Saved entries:
BEGIN
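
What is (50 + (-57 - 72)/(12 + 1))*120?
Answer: 62520/13 ≈ 4809.2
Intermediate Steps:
(50 + (-57 - 72)/(12 + 1))*120 = (50 - 129/13)*120 = (521/13)*120 = 62520/13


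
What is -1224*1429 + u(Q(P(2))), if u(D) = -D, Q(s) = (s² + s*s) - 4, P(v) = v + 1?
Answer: -1749110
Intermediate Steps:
P(v) = 1 + v
Q(s) = -4 + 2*s² (Q(s) = (s² + s²) - 4 = 2*s² - 4 = -4 + 2*s²)
-1224*1429 + u(Q(P(2))) = -1224*1429 - (-4 + 2*(1 + 2)²) = -1749096 - (-4 + 2*3²) = -1749096 - (-4 + 2*9) = -1749096 - (-4 + 18) = -1749096 - 1*14 = -1749096 - 14 = -1749110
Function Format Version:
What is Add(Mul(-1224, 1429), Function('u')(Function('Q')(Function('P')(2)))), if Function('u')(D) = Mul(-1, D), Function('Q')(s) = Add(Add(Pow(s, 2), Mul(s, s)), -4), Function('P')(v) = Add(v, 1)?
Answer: -1749110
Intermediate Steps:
Function('P')(v) = Add(1, v)
Function('Q')(s) = Add(-4, Mul(2, Pow(s, 2))) (Function('Q')(s) = Add(Add(Pow(s, 2), Pow(s, 2)), -4) = Add(Mul(2, Pow(s, 2)), -4) = Add(-4, Mul(2, Pow(s, 2))))
Add(Mul(-1224, 1429), Function('u')(Function('Q')(Function('P')(2)))) = Add(Mul(-1224, 1429), Mul(-1, Add(-4, Mul(2, Pow(Add(1, 2), 2))))) = Add(-1749096, Mul(-1, Add(-4, Mul(2, Pow(3, 2))))) = Add(-1749096, Mul(-1, Add(-4, Mul(2, 9)))) = Add(-1749096, Mul(-1, Add(-4, 18))) = Add(-1749096, Mul(-1, 14)) = Add(-1749096, -14) = -1749110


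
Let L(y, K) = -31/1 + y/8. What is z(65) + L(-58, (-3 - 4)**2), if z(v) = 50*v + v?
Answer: 13107/4 ≈ 3276.8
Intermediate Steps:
z(v) = 51*v
L(y, K) = -31 + y/8 (L(y, K) = -31*1 + y*(1/8) = -31 + y/8)
z(65) + L(-58, (-3 - 4)**2) = 51*65 + (-31 + (1/8)*(-58)) = 3315 + (-31 - 29/4) = 3315 - 153/4 = 13107/4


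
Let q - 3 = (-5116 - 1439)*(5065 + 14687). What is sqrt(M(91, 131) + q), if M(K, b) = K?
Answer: I*sqrt(129474266) ≈ 11379.0*I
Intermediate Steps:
q = -129474357 (q = 3 + (-5116 - 1439)*(5065 + 14687) = 3 - 6555*19752 = 3 - 129474360 = -129474357)
sqrt(M(91, 131) + q) = sqrt(91 - 129474357) = sqrt(-129474266) = I*sqrt(129474266)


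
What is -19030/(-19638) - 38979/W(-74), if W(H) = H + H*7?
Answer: 388367681/5812848 ≈ 66.812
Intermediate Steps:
W(H) = 8*H (W(H) = H + 7*H = 8*H)
-19030/(-19638) - 38979/W(-74) = -19030/(-19638) - 38979/(8*(-74)) = -19030*(-1/19638) - 38979/(-592) = 9515/9819 - 38979*(-1/592) = 9515/9819 + 38979/592 = 388367681/5812848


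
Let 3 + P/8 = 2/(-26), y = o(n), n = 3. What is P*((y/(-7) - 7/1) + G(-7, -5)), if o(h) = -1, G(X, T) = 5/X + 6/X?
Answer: 18880/91 ≈ 207.47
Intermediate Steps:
G(X, T) = 11/X
y = -1
P = -320/13 (P = -24 + 8*(2/(-26)) = -24 + 8*(2*(-1/26)) = -24 + 8*(-1/13) = -24 - 8/13 = -320/13 ≈ -24.615)
P*((y/(-7) - 7/1) + G(-7, -5)) = -320*((-1/(-7) - 7/1) + 11/(-7))/13 = -320*((-1*(-⅐) - 7*1) + 11*(-⅐))/13 = -320*((⅐ - 7) - 11/7)/13 = -320*(-48/7 - 11/7)/13 = -320/13*(-59/7) = 18880/91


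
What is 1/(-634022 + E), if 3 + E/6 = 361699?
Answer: 1/1536154 ≈ 6.5098e-7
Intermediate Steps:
E = 2170176 (E = -18 + 6*361699 = -18 + 2170194 = 2170176)
1/(-634022 + E) = 1/(-634022 + 2170176) = 1/1536154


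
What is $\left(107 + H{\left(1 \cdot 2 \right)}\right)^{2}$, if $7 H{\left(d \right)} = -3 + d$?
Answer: $\frac{559504}{49} \approx 11418.0$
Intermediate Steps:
$H{\left(d \right)} = - \frac{3}{7} + \frac{d}{7}$ ($H{\left(d \right)} = \frac{-3 + d}{7} = - \frac{3}{7} + \frac{d}{7}$)
$\left(107 + H{\left(1 \cdot 2 \right)}\right)^{2} = \left(107 - \left(\frac{3}{7} - \frac{1 \cdot 2}{7}\right)\right)^{2} = \left(107 + \left(- \frac{3}{7} + \frac{1}{7} \cdot 2\right)\right)^{2} = \left(107 + \left(- \frac{3}{7} + \frac{2}{7}\right)\right)^{2} = \left(107 - \frac{1}{7}\right)^{2} = \left(\frac{748}{7}\right)^{2} = \frac{559504}{49}$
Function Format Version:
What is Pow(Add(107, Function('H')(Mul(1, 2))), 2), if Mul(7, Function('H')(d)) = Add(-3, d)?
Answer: Rational(559504, 49) ≈ 11418.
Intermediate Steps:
Function('H')(d) = Add(Rational(-3, 7), Mul(Rational(1, 7), d)) (Function('H')(d) = Mul(Rational(1, 7), Add(-3, d)) = Add(Rational(-3, 7), Mul(Rational(1, 7), d)))
Pow(Add(107, Function('H')(Mul(1, 2))), 2) = Pow(Add(107, Add(Rational(-3, 7), Mul(Rational(1, 7), Mul(1, 2)))), 2) = Pow(Add(107, Add(Rational(-3, 7), Mul(Rational(1, 7), 2))), 2) = Pow(Add(107, Add(Rational(-3, 7), Rational(2, 7))), 2) = Pow(Add(107, Rational(-1, 7)), 2) = Pow(Rational(748, 7), 2) = Rational(559504, 49)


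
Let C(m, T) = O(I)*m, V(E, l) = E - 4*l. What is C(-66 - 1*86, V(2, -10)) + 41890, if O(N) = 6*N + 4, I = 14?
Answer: 28514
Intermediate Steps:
O(N) = 4 + 6*N
C(m, T) = 88*m (C(m, T) = (4 + 6*14)*m = (4 + 84)*m = 88*m)
C(-66 - 1*86, V(2, -10)) + 41890 = 88*(-66 - 1*86) + 41890 = 88*(-66 - 86) + 41890 = 88*(-152) + 41890 = -13376 + 41890 = 28514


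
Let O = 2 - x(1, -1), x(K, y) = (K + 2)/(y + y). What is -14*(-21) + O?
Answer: 595/2 ≈ 297.50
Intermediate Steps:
x(K, y) = (2 + K)/(2*y) (x(K, y) = (2 + K)/((2*y)) = (2 + K)*(1/(2*y)) = (2 + K)/(2*y))
O = 7/2 (O = 2 - (2 + 1)/(2*(-1)) = 2 - (-1)*3/2 = 2 - 1*(-3/2) = 2 + 3/2 = 7/2 ≈ 3.5000)
-14*(-21) + O = -14*(-21) + 7/2 = 294 + 7/2 = 595/2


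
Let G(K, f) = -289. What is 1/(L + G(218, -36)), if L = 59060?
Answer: 1/58771 ≈ 1.7015e-5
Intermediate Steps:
1/(L + G(218, -36)) = 1/(59060 - 289) = 1/58771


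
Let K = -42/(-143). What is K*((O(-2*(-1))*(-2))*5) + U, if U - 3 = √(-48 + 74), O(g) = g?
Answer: -411/143 + √26 ≈ 2.2249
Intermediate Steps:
K = 42/143 (K = -42*(-1/143) = 42/143 ≈ 0.29371)
U = 3 + √26 (U = 3 + √(-48 + 74) = 3 + √26 ≈ 8.0990)
K*((O(-2*(-1))*(-2))*5) + U = 42*((-2*(-1)*(-2))*5)/143 + (3 + √26) = 42*((2*(-2))*5)/143 + (3 + √26) = 42*(-4*5)/143 + (3 + √26) = (42/143)*(-20) + (3 + √26) = -840/143 + (3 + √26) = -411/143 + √26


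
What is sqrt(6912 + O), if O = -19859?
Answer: 11*I*sqrt(107) ≈ 113.78*I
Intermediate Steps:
sqrt(6912 + O) = sqrt(6912 - 19859) = sqrt(-12947) = 11*I*sqrt(107)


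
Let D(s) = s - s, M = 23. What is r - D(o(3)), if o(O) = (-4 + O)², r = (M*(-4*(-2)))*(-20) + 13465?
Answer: 9785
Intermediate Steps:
r = 9785 (r = (23*(-4*(-2)))*(-20) + 13465 = (23*8)*(-20) + 13465 = 184*(-20) + 13465 = -3680 + 13465 = 9785)
D(s) = 0
r - D(o(3)) = 9785 - 1*0 = 9785 + 0 = 9785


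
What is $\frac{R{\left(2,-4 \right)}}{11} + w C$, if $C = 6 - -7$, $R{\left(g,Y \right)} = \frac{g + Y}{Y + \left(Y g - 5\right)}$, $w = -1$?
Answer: $- \frac{2429}{187} \approx -12.989$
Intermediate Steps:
$R{\left(g,Y \right)} = \frac{Y + g}{-5 + Y + Y g}$ ($R{\left(g,Y \right)} = \frac{Y + g}{Y + \left(-5 + Y g\right)} = \frac{Y + g}{-5 + Y + Y g}$)
$C = 13$ ($C = 6 + 7 = 13$)
$\frac{R{\left(2,-4 \right)}}{11} + w C = \frac{\frac{1}{-5 - 4 - 8} \left(-4 + 2\right)}{11} - 13 = \frac{1}{-5 - 4 - 8} \left(-2\right) \frac{1}{11} - 13 = \frac{1}{-17} \left(-2\right) \frac{1}{11} - 13 = \left(- \frac{1}{17}\right) \left(-2\right) \frac{1}{11} - 13 = \frac{2}{17} \cdot \frac{1}{11} - 13 = \frac{2}{187} - 13 = - \frac{2429}{187}$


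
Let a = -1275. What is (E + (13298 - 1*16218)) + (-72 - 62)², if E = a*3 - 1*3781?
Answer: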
END
Exercise prompt: In the entries above, the lines between the one holding "Answer: 13107/4 ≈ 3276.8" and the one holding "Answer: I*sqrt(129474266) ≈ 11379.0*I", inclusive, are to be printed exactly as written, and those alone.

Task solution:
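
Answer: 13107/4 ≈ 3276.8
Intermediate Steps:
z(v) = 51*v
L(y, K) = -31 + y/8 (L(y, K) = -31*1 + y*(1/8) = -31 + y/8)
z(65) + L(-58, (-3 - 4)**2) = 51*65 + (-31 + (1/8)*(-58)) = 3315 + (-31 - 29/4) = 3315 - 153/4 = 13107/4


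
Let q - 3 = (-5116 - 1439)*(5065 + 14687). What is sqrt(M(91, 131) + q), if M(K, b) = K?
Answer: I*sqrt(129474266) ≈ 11379.0*I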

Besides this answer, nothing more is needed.